[Problem]
All that should come back is the lines of the data below from the one containing "z <- min(max(1, 6), z)" to the one containing "Q3. Total steps, total useful lane-slots, and", inclusive, exactly as they stand.

[Collected data entries]
[Start of Attachment]

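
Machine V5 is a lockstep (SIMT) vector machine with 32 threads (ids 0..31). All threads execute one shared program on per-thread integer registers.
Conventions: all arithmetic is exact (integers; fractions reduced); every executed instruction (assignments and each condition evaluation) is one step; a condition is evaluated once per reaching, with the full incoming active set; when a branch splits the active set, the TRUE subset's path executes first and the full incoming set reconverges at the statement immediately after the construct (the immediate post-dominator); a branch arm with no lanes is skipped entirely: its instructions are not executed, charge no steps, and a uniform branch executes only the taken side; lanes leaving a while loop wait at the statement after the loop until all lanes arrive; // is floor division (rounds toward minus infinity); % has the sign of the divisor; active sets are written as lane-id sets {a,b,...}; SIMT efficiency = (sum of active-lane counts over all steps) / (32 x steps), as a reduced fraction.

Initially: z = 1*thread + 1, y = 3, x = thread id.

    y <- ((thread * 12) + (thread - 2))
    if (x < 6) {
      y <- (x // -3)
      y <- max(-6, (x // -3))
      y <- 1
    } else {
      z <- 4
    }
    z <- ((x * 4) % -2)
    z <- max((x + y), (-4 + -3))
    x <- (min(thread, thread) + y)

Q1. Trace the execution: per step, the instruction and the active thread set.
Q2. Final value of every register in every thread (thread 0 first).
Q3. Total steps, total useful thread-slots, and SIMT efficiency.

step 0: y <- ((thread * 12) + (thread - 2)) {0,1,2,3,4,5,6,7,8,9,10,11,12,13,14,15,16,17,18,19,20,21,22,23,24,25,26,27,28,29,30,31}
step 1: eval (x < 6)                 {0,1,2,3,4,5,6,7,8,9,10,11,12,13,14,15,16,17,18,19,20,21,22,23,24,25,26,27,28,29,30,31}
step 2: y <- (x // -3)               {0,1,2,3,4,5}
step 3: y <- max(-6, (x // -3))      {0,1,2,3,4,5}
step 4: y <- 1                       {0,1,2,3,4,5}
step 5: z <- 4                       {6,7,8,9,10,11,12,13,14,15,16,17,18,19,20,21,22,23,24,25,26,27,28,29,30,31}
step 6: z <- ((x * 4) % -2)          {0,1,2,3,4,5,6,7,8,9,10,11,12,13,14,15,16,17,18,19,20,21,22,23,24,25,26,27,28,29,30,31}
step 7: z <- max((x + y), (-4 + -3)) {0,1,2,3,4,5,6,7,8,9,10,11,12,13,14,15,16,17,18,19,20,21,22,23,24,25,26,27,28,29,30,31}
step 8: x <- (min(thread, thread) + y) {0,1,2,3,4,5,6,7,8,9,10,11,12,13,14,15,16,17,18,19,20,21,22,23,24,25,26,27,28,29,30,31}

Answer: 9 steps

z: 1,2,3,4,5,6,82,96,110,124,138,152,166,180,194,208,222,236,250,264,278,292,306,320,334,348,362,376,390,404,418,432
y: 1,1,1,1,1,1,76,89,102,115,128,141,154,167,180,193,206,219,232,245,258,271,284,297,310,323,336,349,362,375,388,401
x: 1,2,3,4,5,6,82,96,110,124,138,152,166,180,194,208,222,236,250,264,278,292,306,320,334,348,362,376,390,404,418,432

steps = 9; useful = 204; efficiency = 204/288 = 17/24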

[End of Attachment]
[Start of Attachment]

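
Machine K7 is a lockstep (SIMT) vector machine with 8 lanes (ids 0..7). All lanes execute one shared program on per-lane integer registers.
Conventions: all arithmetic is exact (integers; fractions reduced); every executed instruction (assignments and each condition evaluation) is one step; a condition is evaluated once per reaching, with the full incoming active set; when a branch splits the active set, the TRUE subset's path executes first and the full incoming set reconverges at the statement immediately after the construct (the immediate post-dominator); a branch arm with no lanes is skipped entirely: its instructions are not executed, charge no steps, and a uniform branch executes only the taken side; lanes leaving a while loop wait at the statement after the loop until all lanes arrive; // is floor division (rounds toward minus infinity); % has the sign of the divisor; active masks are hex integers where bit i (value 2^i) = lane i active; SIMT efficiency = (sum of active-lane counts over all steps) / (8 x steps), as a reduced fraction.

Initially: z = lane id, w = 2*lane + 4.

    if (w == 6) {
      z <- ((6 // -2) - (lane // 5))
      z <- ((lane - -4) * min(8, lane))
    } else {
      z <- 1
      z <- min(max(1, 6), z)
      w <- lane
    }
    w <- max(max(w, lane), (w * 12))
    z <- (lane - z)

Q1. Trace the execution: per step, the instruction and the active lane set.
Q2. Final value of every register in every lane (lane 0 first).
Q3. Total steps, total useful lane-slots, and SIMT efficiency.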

[End of Attachment]

[Task result]
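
      z <- min(max(1, 6), z)
      w <- lane
    }
    w <- max(max(w, lane), (w * 12))
    z <- (lane - z)

Q1. Trace the execution: per step, the instruction and the active lane set.
Q2. Final value of every register in every lane (lane 0 first).
Q3. Total steps, total useful lane-slots, and SIMT efficiency.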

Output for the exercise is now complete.